** EXERCISE PROMPT **
Exactly the lines from the top of the records below through the one containing "Answer: $7569$" must be set down, with no line added or dropped.

** EXCERPTED RECORDS **
══════════════════════════════

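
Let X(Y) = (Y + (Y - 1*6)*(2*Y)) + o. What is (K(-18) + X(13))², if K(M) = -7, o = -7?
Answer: 32761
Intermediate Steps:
X(Y) = -7 + Y + 2*Y*(-6 + Y) (X(Y) = (Y + (Y - 1*6)*(2*Y)) - 7 = (Y + (Y - 6)*(2*Y)) - 7 = (Y + (-6 + Y)*(2*Y)) - 7 = (Y + 2*Y*(-6 + Y)) - 7 = -7 + Y + 2*Y*(-6 + Y))
(K(-18) + X(13))² = (-7 + (-7 - 11*13 + 2*13²))² = (-7 + (-7 - 143 + 2*169))² = (-7 + (-7 - 143 + 338))² = (-7 + 188)² = 181² = 32761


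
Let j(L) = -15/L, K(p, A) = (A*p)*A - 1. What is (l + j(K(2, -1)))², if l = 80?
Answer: 4225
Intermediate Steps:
K(p, A) = -1 + p*A² (K(p, A) = p*A² - 1 = -1 + p*A²)
(l + j(K(2, -1)))² = (80 - 15/(-1 + 2*(-1)²))² = (80 - 15/(-1 + 2*1))² = (80 - 15/(-1 + 2))² = (80 - 15/1)² = (80 - 15*1)² = (80 - 15)² = 65² = 4225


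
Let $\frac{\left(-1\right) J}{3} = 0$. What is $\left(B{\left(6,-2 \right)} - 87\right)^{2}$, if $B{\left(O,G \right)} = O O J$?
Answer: $7569$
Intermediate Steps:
$J = 0$ ($J = \left(-3\right) 0 = 0$)
$B{\left(O,G \right)} = 0$ ($B{\left(O,G \right)} = O O 0 = O^{2} \cdot 0 = 0$)
$\left(B{\left(6,-2 \right)} - 87\right)^{2} = \left(0 - 87\right)^{2} = \left(-87\right)^{2} = 7569$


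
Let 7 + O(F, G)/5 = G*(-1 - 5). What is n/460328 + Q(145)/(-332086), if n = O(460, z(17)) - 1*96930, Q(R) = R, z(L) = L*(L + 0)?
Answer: -17573326085/76434242104 ≈ -0.22991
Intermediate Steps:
z(L) = L² (z(L) = L*L = L²)
O(F, G) = -35 - 30*G (O(F, G) = -35 + 5*(G*(-1 - 5)) = -35 + 5*(G*(-6)) = -35 + 5*(-6*G) = -35 - 30*G)
n = -105635 (n = (-35 - 30*17²) - 1*96930 = (-35 - 30*289) - 96930 = (-35 - 8670) - 96930 = -8705 - 96930 = -105635)
n/460328 + Q(145)/(-332086) = -105635/460328 + 145/(-332086) = -105635*1/460328 + 145*(-1/332086) = -105635/460328 - 145/332086 = -17573326085/76434242104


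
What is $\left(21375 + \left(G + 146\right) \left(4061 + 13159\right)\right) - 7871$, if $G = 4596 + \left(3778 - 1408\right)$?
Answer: $122482144$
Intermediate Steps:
$G = 6966$ ($G = 4596 + 2370 = 6966$)
$\left(21375 + \left(G + 146\right) \left(4061 + 13159\right)\right) - 7871 = \left(21375 + \left(6966 + 146\right) \left(4061 + 13159\right)\right) - 7871 = \left(21375 + 7112 \cdot 17220\right) - 7871 = \left(21375 + 122468640\right) - 7871 = 122490015 - 7871 = 122482144$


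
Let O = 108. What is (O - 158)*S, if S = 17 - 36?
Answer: 950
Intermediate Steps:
S = -19
(O - 158)*S = (108 - 158)*(-19) = -50*(-19) = 950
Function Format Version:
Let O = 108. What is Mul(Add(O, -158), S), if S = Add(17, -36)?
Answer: 950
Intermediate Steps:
S = -19
Mul(Add(O, -158), S) = Mul(Add(108, -158), -19) = Mul(-50, -19) = 950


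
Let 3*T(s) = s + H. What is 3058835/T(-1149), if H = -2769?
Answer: -3058835/1306 ≈ -2342.1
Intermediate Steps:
T(s) = -923 + s/3 (T(s) = (s - 2769)/3 = (-2769 + s)/3 = -923 + s/3)
3058835/T(-1149) = 3058835/(-923 + (⅓)*(-1149)) = 3058835/(-923 - 383) = 3058835/(-1306) = 3058835*(-1/1306) = -3058835/1306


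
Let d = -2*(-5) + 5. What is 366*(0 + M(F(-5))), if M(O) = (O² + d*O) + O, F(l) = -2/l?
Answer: 60024/25 ≈ 2401.0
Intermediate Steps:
d = 15 (d = 10 + 5 = 15)
M(O) = O² + 16*O (M(O) = (O² + 15*O) + O = O² + 16*O)
366*(0 + M(F(-5))) = 366*(0 + (-2/(-5))*(16 - 2/(-5))) = 366*(0 + (-2*(-⅕))*(16 - 2*(-⅕))) = 366*(0 + 2*(16 + ⅖)/5) = 366*(0 + (⅖)*(82/5)) = 366*(0 + 164/25) = 366*(164/25) = 60024/25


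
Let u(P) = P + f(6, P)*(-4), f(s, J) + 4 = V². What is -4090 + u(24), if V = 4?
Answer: -4114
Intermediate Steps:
f(s, J) = 12 (f(s, J) = -4 + 4² = -4 + 16 = 12)
u(P) = -48 + P (u(P) = P + 12*(-4) = P - 48 = -48 + P)
-4090 + u(24) = -4090 + (-48 + 24) = -4090 - 24 = -4114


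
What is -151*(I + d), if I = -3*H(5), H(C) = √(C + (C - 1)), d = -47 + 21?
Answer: 5285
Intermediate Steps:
d = -26
H(C) = √(-1 + 2*C) (H(C) = √(C + (-1 + C)) = √(-1 + 2*C))
I = -9 (I = -3*√(-1 + 2*5) = -3*√(-1 + 10) = -3*√9 = -3*3 = -9)
-151*(I + d) = -151*(-9 - 26) = -151*(-35) = 5285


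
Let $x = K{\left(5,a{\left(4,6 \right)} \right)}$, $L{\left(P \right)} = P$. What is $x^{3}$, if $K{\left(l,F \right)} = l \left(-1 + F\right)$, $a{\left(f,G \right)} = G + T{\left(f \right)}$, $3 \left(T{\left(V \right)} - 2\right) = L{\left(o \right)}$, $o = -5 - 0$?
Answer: $\frac{512000}{27} \approx 18963.0$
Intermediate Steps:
$o = -5$ ($o = -5 + 0 = -5$)
$T{\left(V \right)} = \frac{1}{3}$ ($T{\left(V \right)} = 2 + \frac{1}{3} \left(-5\right) = 2 - \frac{5}{3} = \frac{1}{3}$)
$a{\left(f,G \right)} = \frac{1}{3} + G$ ($a{\left(f,G \right)} = G + \frac{1}{3} = \frac{1}{3} + G$)
$x = \frac{80}{3}$ ($x = 5 \left(-1 + \left(\frac{1}{3} + 6\right)\right) = 5 \left(-1 + \frac{19}{3}\right) = 5 \cdot \frac{16}{3} = \frac{80}{3} \approx 26.667$)
$x^{3} = \left(\frac{80}{3}\right)^{3} = \frac{512000}{27}$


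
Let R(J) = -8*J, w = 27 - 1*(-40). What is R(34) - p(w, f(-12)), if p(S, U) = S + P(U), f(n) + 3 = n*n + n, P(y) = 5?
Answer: -344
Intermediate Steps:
w = 67 (w = 27 + 40 = 67)
f(n) = -3 + n + n² (f(n) = -3 + (n*n + n) = -3 + (n² + n) = -3 + (n + n²) = -3 + n + n²)
p(S, U) = 5 + S (p(S, U) = S + 5 = 5 + S)
R(34) - p(w, f(-12)) = -8*34 - (5 + 67) = -272 - 1*72 = -272 - 72 = -344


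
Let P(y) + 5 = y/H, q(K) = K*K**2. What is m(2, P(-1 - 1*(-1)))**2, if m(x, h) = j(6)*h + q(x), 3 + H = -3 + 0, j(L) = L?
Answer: 484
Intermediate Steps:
q(K) = K**3
H = -6 (H = -3 + (-3 + 0) = -3 - 3 = -6)
P(y) = -5 - y/6 (P(y) = -5 + y/(-6) = -5 + y*(-1/6) = -5 - y/6)
m(x, h) = x**3 + 6*h (m(x, h) = 6*h + x**3 = x**3 + 6*h)
m(2, P(-1 - 1*(-1)))**2 = (2**3 + 6*(-5 - (-1 - 1*(-1))/6))**2 = (8 + 6*(-5 - (-1 + 1)/6))**2 = (8 + 6*(-5 - 1/6*0))**2 = (8 + 6*(-5 + 0))**2 = (8 + 6*(-5))**2 = (8 - 30)**2 = (-22)**2 = 484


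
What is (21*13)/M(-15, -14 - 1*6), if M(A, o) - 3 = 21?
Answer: 91/8 ≈ 11.375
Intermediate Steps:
M(A, o) = 24 (M(A, o) = 3 + 21 = 24)
(21*13)/M(-15, -14 - 1*6) = (21*13)/24 = 273*(1/24) = 91/8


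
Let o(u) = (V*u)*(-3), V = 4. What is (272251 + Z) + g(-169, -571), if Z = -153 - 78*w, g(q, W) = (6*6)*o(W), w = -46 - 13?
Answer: 523372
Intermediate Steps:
w = -59
o(u) = -12*u (o(u) = (4*u)*(-3) = -12*u)
g(q, W) = -432*W (g(q, W) = (6*6)*(-12*W) = 36*(-12*W) = -432*W)
Z = 4449 (Z = -153 - 78*(-59) = -153 + 4602 = 4449)
(272251 + Z) + g(-169, -571) = (272251 + 4449) - 432*(-571) = 276700 + 246672 = 523372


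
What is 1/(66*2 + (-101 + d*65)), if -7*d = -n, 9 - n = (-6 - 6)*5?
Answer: 7/4702 ≈ 0.0014887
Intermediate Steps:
n = 69 (n = 9 - (-6 - 6)*5 = 9 - (-12)*5 = 9 - 1*(-60) = 9 + 60 = 69)
d = 69/7 (d = -(-1)*69/7 = -⅐*(-69) = 69/7 ≈ 9.8571)
1/(66*2 + (-101 + d*65)) = 1/(66*2 + (-101 + (69/7)*65)) = 1/(132 + (-101 + 4485/7)) = 1/(132 + 3778/7) = 1/(4702/7) = 7/4702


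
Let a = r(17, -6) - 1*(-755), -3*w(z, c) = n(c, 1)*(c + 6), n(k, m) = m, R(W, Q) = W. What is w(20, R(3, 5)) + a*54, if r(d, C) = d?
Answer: 41685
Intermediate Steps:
w(z, c) = -2 - c/3 (w(z, c) = -(c + 6)/3 = -(6 + c)/3 = -2 - c/3)
a = 772 (a = 17 - 1*(-755) = 17 + 755 = 772)
w(20, R(3, 5)) + a*54 = (-2 - ⅓*3) + 772*54 = (-2 - 1) + 41688 = -3 + 41688 = 41685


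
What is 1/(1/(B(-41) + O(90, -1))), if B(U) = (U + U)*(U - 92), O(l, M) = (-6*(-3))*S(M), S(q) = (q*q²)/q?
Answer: 10924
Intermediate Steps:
S(q) = q² (S(q) = q³/q = q²)
O(l, M) = 18*M² (O(l, M) = (-6*(-3))*M² = 18*M²)
B(U) = 2*U*(-92 + U) (B(U) = (2*U)*(-92 + U) = 2*U*(-92 + U))
1/(1/(B(-41) + O(90, -1))) = 1/(1/(2*(-41)*(-92 - 41) + 18*(-1)²)) = 1/(1/(2*(-41)*(-133) + 18*1)) = 1/(1/(10906 + 18)) = 1/(1/10924) = 10924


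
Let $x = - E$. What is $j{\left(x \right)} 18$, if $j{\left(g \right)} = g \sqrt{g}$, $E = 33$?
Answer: $- 594 i \sqrt{33} \approx - 3412.3 i$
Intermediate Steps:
$x = -33$ ($x = \left(-1\right) 33 = -33$)
$j{\left(g \right)} = g^{\frac{3}{2}}$
$j{\left(x \right)} 18 = \left(-33\right)^{\frac{3}{2}} \cdot 18 = - 33 i \sqrt{33} \cdot 18 = - 594 i \sqrt{33}$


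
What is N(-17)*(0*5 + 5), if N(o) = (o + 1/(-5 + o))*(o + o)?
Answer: 31875/11 ≈ 2897.7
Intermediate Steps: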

══════════════════════════════

** SOLUTION FOR THIS PROBLEM **
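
Let X(Y) = (Y + (Y - 1*6)*(2*Y)) + o. What is (K(-18) + X(13))², if K(M) = -7, o = -7?
Answer: 32761
Intermediate Steps:
X(Y) = -7 + Y + 2*Y*(-6 + Y) (X(Y) = (Y + (Y - 1*6)*(2*Y)) - 7 = (Y + (Y - 6)*(2*Y)) - 7 = (Y + (-6 + Y)*(2*Y)) - 7 = (Y + 2*Y*(-6 + Y)) - 7 = -7 + Y + 2*Y*(-6 + Y))
(K(-18) + X(13))² = (-7 + (-7 - 11*13 + 2*13²))² = (-7 + (-7 - 143 + 2*169))² = (-7 + (-7 - 143 + 338))² = (-7 + 188)² = 181² = 32761


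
Let j(L) = -15/L, K(p, A) = (A*p)*A - 1. What is (l + j(K(2, -1)))², if l = 80?
Answer: 4225
Intermediate Steps:
K(p, A) = -1 + p*A² (K(p, A) = p*A² - 1 = -1 + p*A²)
(l + j(K(2, -1)))² = (80 - 15/(-1 + 2*(-1)²))² = (80 - 15/(-1 + 2*1))² = (80 - 15/(-1 + 2))² = (80 - 15/1)² = (80 - 15*1)² = (80 - 15)² = 65² = 4225


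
Let $\frac{\left(-1\right) J}{3} = 0$. What is $\left(B{\left(6,-2 \right)} - 87\right)^{2}$, if $B{\left(O,G \right)} = O O J$?
Answer: $7569$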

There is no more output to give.